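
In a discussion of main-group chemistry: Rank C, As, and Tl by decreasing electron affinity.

Atoms with high Z_eff and room in the valence shell (especially the halogens) have the most exothermic electron affinities.
Here both period and group differ, so the two effects have to be weighed against each other.
As > Tl: both effects reinforce here, so As is clearly the higher of the two.
C > As: period and group pull opposite ways; the down-group shift dominates (122 vs 78 kJ/mol).
For reference (kJ/mol): C 122, As 78, Tl 19.
So from highest to lowest: C > As > Tl.

C > As > Tl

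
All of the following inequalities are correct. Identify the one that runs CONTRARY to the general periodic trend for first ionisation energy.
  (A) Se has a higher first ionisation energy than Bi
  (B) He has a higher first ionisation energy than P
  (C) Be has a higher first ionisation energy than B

(C)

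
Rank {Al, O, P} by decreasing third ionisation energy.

O > P > Al

IE_3 is the cost of taking one more electron from the +2 cation: Al²⁺ still has 1 valence electron; O²⁺ still has 4 valence electrons; P²⁺ still has 3 valence electrons.
All are still removing valence electrons, so compare the +2 ions as you would atoms: IE_3 generally rises across a period (higher Z_eff) and falls down a group (larger shell), subject to the usual subshell exceptions.
Valence configurations: Al²⁺ [Ne]3s¹, O²⁺ [He]2s²2p², P²⁺ [Ne]3s²3p¹.
Tabulated IE_3 (kJ/mol): Al 2745, O 5300, P 2914.
Putting it together, IE_3: Al < P < O.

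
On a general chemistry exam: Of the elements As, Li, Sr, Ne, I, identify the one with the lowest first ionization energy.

Li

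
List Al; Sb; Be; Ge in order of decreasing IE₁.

Be is in period 2, group 2; Al is in period 3, group 13; Ge is in period 4, group 14; Sb is in period 5, group 15.
Removing the outermost electron gets harder across a period and easier down a group.
A diagonal step moves right (one effect) and down (the opposite effect) at once.
Ge > Al: period and group pull opposite ways; the across-period shift dominates (762 vs 578 kJ/mol).
Sb > Ge: period and group pull opposite ways; the across-period shift dominates (831 vs 762 kJ/mol).
Be > Sb: the two effects oppose for this pair; the down-group effect wins (900 vs 831 kJ/mol).
For reference (kJ/mol): Be 900, Al 578, Ge 762, Sb 831.
So from highest to lowest: Be > Sb > Ge > Al.

Be > Sb > Ge > Al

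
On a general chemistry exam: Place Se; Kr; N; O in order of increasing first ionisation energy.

Se, O, Kr, N

Removing the outermost electron gets harder across a period and easier down a group.
Here both period and group differ, so the two effects have to be weighed against each other.
O > Se: they share group 16; the group trend gives O the larger value.
Kr > O: period and group pull opposite ways; the across-period shift dominates (1351 vs 1314 kJ/mol).
N > Kr: the two effects oppose for this pair; the down-group effect wins (1402 vs 1351 kJ/mol).
Note the exception: N has a higher first ionization energy than O, contrary to the simple trend — pairing an electron in O's 2p⁴ costs repulsion energy, so O ionizes more easily than half-filled N (2p³).
For reference (kJ/mol): N 1402, O 1314, Se 941, Kr 1351.
So from lowest to highest: Se < O < Kr < N.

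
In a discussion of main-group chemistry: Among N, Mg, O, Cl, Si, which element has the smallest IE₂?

Mg

The second ionization energy removes an electron from the +1 ion. For each element: N⁺ still has 4 valence electrons; Mg⁺ still has 1 valence electron; O⁺ still has 5 valence electrons; Cl⁺ still has 6 valence electrons; Si⁺ still has 3 valence electrons.
All are still removing valence electrons, so compare the +1 ions as you would atoms: IE_2 generally rises across a period (higher Z_eff) and falls down a group (larger shell), subject to the usual subshell exceptions.
Valence configurations: N⁺ [He]2s²2p², Mg⁺ [Ne]3s¹, O⁺ [He]2s²2p³, Cl⁺ [Ne]3s²3p⁴, Si⁺ [Ne]3s²3p¹.
The numbers (kJ/mol): N 2856, Mg 1451, O 3388, Cl 2298, Si 1577.
Hence IE_2: Mg < Si < Cl < N < O.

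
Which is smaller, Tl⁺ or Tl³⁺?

Tl³⁺

Both ions have Z = 81 protons, but Tl³⁺ has lost more electrons, so its remaining electrons feel a larger effective nuclear charge per electron and are pulled in more tightly.
Higher positive charge → smaller ion, so Tl⁺ > Tl³⁺.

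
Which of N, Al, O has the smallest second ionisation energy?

Consider each +1 ion: N⁺ still has 4 valence electrons; Al⁺ still has 2 valence electrons; O⁺ still has 5 valence electrons.
All are still removing valence electrons, so compare the +1 ions as you would atoms: IE_2 generally rises across a period (higher Z_eff) and falls down a group (larger shell), subject to the usual subshell exceptions.
Valence configurations: N⁺ [He]2s²2p², Al⁺ [Ne]3s², O⁺ [He]2s²2p³.
Approximate IE_2 values (kJ/mol): N 2856, Al 1817, O 3388.
Overall IE_2 order: Al < N < O.

Al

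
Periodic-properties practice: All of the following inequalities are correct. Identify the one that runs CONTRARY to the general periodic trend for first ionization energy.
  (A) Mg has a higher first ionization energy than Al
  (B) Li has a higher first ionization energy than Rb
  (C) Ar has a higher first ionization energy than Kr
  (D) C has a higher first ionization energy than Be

(A)

The general trend: first ionization energy increases across a period and decreases down a group.
(A) Mg (period 3, group 2) vs Al (period 3, group 13): the stated order contradicts the simple trend.
(B) Li (period 2, group 1) vs Rb (period 5, group 1): the stated order agrees with the simple trend.
(C) Ar (period 3, group 18) vs Kr (period 4, group 18): the stated order agrees with the simple trend.
(D) C (period 2, group 14) vs Be (period 2, group 2): the stated order agrees with the simple trend.
The exception is (A): Al's single 3p electron is easier to remove than one from Mg's filled 3s².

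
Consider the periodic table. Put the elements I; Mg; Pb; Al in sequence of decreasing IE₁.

I, Mg, Pb, Al

Mg is in period 3, group 2; Al is in period 3, group 13; I is in period 5, group 17; Pb is in period 6, group 14.
First ionization energy rises across a period (greater Z_eff holds electrons more tightly) and falls down a group (valence electrons are farther from the nucleus).
These span different periods and groups, so the two trends combine.
Pb > Al: period and group pull opposite ways; the across-period shift dominates (716 vs 578 kJ/mol).
Mg > Pb: the two effects oppose for this pair; the down-group effect wins (738 vs 716 kJ/mol).
I > Mg: the two effects oppose for this pair; the across-period effect wins (1008 vs 738 kJ/mol).
Note the exception: Mg has a higher first ionization energy than Al, contrary to the simple trend — Al's single 3p electron is easier to remove than one from Mg's filled 3s².
For reference (kJ/mol): Mg 738, Al 578, I 1008, Pb 716.
So from highest to lowest: I > Mg > Pb > Al.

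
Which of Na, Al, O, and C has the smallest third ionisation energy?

After 2 electrons have been removed, what remains? Na²⁺ is already 1 electron into the core; Al²⁺ still has 1 valence electron; O²⁺ still has 4 valence electrons; C²⁺ still has 2 valence electrons.
Breaking into a closed-shell core is much more expensive than removing a leftover valence electron — Na has the largest IE_3 here.
Valence configurations: Al²⁺ [Ne]3s¹, O²⁺ [He]2s²2p², C²⁺ [He]2s².
Approximate IE_3 values (kJ/mol): Na 6910, Al 2745, O 5300, C 4620.
Putting it together, IE_3: Al < C < O < Na.

Al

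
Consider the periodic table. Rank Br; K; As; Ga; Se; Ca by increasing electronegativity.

K < Ca < Ga < As < Se < Br

Atoms toward the upper right of the periodic table pull bonding electrons most strongly.
All lie in period 4, so electronegativity increases left to right.
So from lowest to highest: K < Ca < Ga < As < Se < Br.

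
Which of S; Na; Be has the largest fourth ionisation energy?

The fourth ionization energy removes an electron from the +3 ion. For each element: S³⁺ still has 3 valence electrons; Na³⁺ is already 2 electrons into the core; Be³⁺ is already 1 electron into the core.
Core electrons are held far more tightly than valence electrons, so Na and Be top the IE_4 order.
Approximate IE_4 values (kJ/mol): S 4556, Na 9543, Be 21007.
So the fourth ionization energies run S < Na < Be.

Be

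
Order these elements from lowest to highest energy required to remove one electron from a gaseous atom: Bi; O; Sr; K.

K < Sr < Bi < O

O is in period 2, group 16; K is in period 4, group 1; Sr is in period 5, group 2; Bi is in period 6, group 15.
Across a period the outer electron is held more tightly (higher IE₁); down a group it sits in a higher shell, more shielded, and comes off more easily.
These span different periods and groups, so the two trends combine.
Sr > K: the two effects oppose for this pair; the across-period effect wins (550 vs 419 kJ/mol).
Bi > Sr: period and group pull opposite ways; the across-period shift dominates (703 vs 550 kJ/mol).
O > Bi: both effects reinforce here, so O is clearly the higher of the two.
For reference (kJ/mol): O 1314, K 419, Sr 550, Bi 703.
So from lowest to highest: K < Sr < Bi < O.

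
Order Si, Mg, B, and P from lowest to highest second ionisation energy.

IE_2 is the cost of taking one more electron from the +1 cation: Si⁺ still has 3 valence electrons; Mg⁺ still has 1 valence electron; B⁺ still has 2 valence electrons; P⁺ still has 4 valence electrons.
All are still removing valence electrons, so compare the +1 ions as you would atoms: IE_2 generally rises across a period (higher Z_eff) and falls down a group (larger shell), subject to the usual subshell exceptions.
Valence configurations: Si⁺ [Ne]3s²3p¹, Mg⁺ [Ne]3s¹, B⁺ [He]2s², P⁺ [Ne]3s²3p².
Approximate IE_2 values (kJ/mol): Si 1577, Mg 1451, B 2427, P 1907.
Hence IE_2: Mg < Si < P < B.

Mg < Si < P < B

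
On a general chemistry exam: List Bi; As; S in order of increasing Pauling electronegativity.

S is in period 3, group 16; As is in period 4, group 15; Bi is in period 6, group 15.
EN rises left→right (higher Z_eff, smaller atoms) and falls top→bottom (larger, more shielded atoms).
Neither a single period nor a single group — weigh both effects.
As > Bi: they share group 15; the group trend gives As the larger value.
S > As: both effects reinforce here, so S is clearly the higher of the two.
For reference (Pauling): S 2.58, As 2.18, Bi 2.02.
So from lowest to highest: Bi < As < S.

Bi < As < S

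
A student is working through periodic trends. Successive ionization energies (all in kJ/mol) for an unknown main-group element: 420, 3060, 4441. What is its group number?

Group 1

Look for the largest jump between consecutive ionization energies: IE2/IE1 ≈ 7.3, far larger than any earlier ratio.
That jump marks the point where a core electron is being removed. So the atom has 1 valence electron.
A main-group element with 1 valence electron is in group 1.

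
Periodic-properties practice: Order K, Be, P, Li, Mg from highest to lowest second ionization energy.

Li > K > P > Be > Mg

After 1 electron has been removed, what remains? K⁺ is the bare [Ar] core; Be⁺ still has 1 valence electron; P⁺ still has 4 valence electrons; Li⁺ is the bare [He] core; Mg⁺ still has 1 valence electron.
Pulling an electron out of a noble-gas core costs far more than removing a remaining valence electron, so K and Li sit at the high end of IE_2.
Valence configurations: Be⁺ [He]2s¹, P⁺ [Ne]3s²3p², Mg⁺ [Ne]3s¹.
Approximate IE_2 values (kJ/mol): K 3052, Be 1757, P 1907, Li 7298, Mg 1451.
Overall IE_2 order: Mg < Be < P < K < Li.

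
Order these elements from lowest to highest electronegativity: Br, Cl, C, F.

C < Br < Cl < F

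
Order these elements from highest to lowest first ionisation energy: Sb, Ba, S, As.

S is in period 3, group 16; As is in period 4, group 15; Sb is in period 5, group 15; Ba is in period 6, group 2.
IE₁ increases left→right with effective nuclear charge and decreases top→bottom as the valence shell moves farther out.
Here both period and group differ, so the two effects have to be weighed against each other.
Sb > Ba: both effects reinforce here, so Sb is clearly the higher of the two.
As > Sb: they share group 15; the group trend gives As the larger value.
S > As: both effects reinforce here, so S is clearly the higher of the two.
Tabulated first ionization energy (kJ/mol): S 1000, As 947, Sb 831, Ba 503.
So from highest to lowest: S > As > Sb > Ba.

S, As, Sb, Ba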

▶ [What you should do]
Which lines above hold the string "correct"? Please copy all of them.

▶ [Result of this exercise]
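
All of the following inequalities are correct. Identify the one that runs CONTRARY to the general periodic trend for first ionisation energy.
Periodic-properties practice: All of the following inequalities are correct. Identify the one that runs CONTRARY to the general periodic trend for first ionization energy.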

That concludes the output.